About this task: In this exercise, every entry is to be copied exactly.

Data shown:
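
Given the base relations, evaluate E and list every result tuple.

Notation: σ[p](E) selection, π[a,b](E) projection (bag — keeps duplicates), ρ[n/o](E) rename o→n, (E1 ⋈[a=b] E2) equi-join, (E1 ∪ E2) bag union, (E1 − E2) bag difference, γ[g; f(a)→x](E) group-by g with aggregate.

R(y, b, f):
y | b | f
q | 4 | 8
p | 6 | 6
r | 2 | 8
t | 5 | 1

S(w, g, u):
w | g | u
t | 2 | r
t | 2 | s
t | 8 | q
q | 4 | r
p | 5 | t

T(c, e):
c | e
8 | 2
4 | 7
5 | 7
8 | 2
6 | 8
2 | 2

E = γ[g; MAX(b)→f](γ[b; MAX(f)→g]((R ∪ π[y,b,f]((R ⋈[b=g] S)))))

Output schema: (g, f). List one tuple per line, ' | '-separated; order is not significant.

Stepwise |·|:
  R → 4
  R → 4
  S → 5
  (R ⋈[b=g] S) → 4
  π[y,b,f]((R ⋈[b=g] S)) → 4
  (R ∪ π[y,b,f]((R ⋈[b=g] S))) → 8
  γ[b; MAX(f)→g]((R ∪ π[y,b,f]((R ⋈[b=g] S)))) → 4
  γ[g; MAX(b)→f](γ[b; MAX(f)→g]((R ∪ π[y,b,f]((R ⋈[b=g] S))))) → 3

== RESULT ==
g | f
1 | 5
6 | 6
8 | 4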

Answer to this task:
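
Given the base relations, evaluate E and list every result tuple.

Notation: σ[p](E) selection, π[a,b](E) projection (bag — keeps duplicates), ρ[n/o](E) rename o→n, (E1 ⋈[a=b] E2) equi-join, (E1 ∪ E2) bag union, (E1 − E2) bag difference, γ[g; f(a)→x](E) group-by g with aggregate.

R(y, b, f):
y | b | f
q | 4 | 8
p | 6 | 6
r | 2 | 8
t | 5 | 1

S(w, g, u):
w | g | u
t | 2 | r
t | 2 | s
t | 8 | q
q | 4 | r
p | 5 | t

T(c, e):
c | e
8 | 2
4 | 7
5 | 7
8 | 2
6 | 8
2 | 2

E = γ[g; MAX(b)→f](γ[b; MAX(f)→g]((R ∪ π[y,b,f]((R ⋈[b=g] S)))))

Output schema: (g, f). List one tuple per line, ' | '-separated; order is not significant.

Stepwise |·|:
  R → 4
  R → 4
  S → 5
  (R ⋈[b=g] S) → 4
  π[y,b,f]((R ⋈[b=g] S)) → 4
  (R ∪ π[y,b,f]((R ⋈[b=g] S))) → 8
  γ[b; MAX(f)→g]((R ∪ π[y,b,f]((R ⋈[b=g] S)))) → 4
  γ[g; MAX(b)→f](γ[b; MAX(f)→g]((R ∪ π[y,b,f]((R ⋈[b=g] S))))) → 3

== RESULT ==
g | f
1 | 5
6 | 6
8 | 4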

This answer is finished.